Work required: Whenever a line in the data contains "suffix", show that line.
BEGIN
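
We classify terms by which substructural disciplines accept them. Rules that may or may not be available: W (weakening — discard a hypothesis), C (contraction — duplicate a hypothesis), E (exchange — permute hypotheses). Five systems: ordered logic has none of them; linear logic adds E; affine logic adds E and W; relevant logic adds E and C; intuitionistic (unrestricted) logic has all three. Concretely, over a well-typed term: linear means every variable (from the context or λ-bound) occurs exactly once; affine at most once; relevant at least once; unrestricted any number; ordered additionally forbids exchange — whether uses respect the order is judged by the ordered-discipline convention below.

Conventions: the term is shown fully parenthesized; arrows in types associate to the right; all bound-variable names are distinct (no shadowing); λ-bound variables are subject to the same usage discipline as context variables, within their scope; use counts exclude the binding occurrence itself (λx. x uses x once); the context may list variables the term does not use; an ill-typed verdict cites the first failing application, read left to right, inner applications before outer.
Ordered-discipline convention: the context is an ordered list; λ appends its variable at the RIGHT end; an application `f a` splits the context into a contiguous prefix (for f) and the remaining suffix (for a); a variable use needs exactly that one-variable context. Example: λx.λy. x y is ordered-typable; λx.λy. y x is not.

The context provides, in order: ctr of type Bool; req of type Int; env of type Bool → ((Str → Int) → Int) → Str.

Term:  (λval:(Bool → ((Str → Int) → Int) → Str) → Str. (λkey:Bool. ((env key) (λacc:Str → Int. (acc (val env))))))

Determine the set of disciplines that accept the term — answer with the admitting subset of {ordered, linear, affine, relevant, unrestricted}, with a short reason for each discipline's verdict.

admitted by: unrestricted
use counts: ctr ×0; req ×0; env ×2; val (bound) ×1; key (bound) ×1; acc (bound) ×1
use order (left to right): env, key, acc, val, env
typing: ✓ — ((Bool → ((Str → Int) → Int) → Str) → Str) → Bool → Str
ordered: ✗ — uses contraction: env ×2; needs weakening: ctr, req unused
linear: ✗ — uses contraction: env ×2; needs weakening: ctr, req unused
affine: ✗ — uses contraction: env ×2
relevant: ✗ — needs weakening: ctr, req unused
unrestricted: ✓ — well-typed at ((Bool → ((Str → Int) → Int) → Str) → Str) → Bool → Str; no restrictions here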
END
BEGIN
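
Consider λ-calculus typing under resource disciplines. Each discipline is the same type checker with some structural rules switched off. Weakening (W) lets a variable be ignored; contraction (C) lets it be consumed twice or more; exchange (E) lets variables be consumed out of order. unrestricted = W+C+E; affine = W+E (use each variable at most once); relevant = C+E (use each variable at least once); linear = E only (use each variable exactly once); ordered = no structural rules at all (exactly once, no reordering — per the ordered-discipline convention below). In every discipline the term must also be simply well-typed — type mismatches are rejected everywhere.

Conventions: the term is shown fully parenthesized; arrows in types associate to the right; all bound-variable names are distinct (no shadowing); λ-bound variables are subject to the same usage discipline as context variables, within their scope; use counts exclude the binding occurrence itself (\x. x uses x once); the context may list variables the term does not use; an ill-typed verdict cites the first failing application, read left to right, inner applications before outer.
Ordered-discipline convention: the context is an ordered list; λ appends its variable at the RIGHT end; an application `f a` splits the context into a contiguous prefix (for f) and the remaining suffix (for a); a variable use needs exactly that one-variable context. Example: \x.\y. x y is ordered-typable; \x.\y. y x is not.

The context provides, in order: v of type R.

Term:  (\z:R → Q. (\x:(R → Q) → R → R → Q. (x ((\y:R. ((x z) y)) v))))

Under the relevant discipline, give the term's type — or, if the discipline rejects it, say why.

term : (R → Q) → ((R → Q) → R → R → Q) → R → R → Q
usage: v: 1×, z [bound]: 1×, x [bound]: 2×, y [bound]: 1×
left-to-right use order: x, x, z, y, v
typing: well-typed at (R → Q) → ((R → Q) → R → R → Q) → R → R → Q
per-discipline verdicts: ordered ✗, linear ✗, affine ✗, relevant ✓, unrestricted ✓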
END
Response to this task:
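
Ordered-discipline convention: the context is an ordered list; λ appends its variable at the RIGHT end; an application `f a` splits the context into a contiguous prefix (for f) and the remaining suffix (for a); a variable use needs exactly that one-variable context. Example: λx.λy. x y is ordered-typable; λx.λy. y x is not.
Ordered-discipline convention: the context is an ordered list; λ appends its variable at the RIGHT end; an application `f a` splits the context into a contiguous prefix (for f) and the remaining suffix (for a); a variable use needs exactly that one-variable context. Example: \x.\y. x y is ordered-typable; \x.\y. y x is not.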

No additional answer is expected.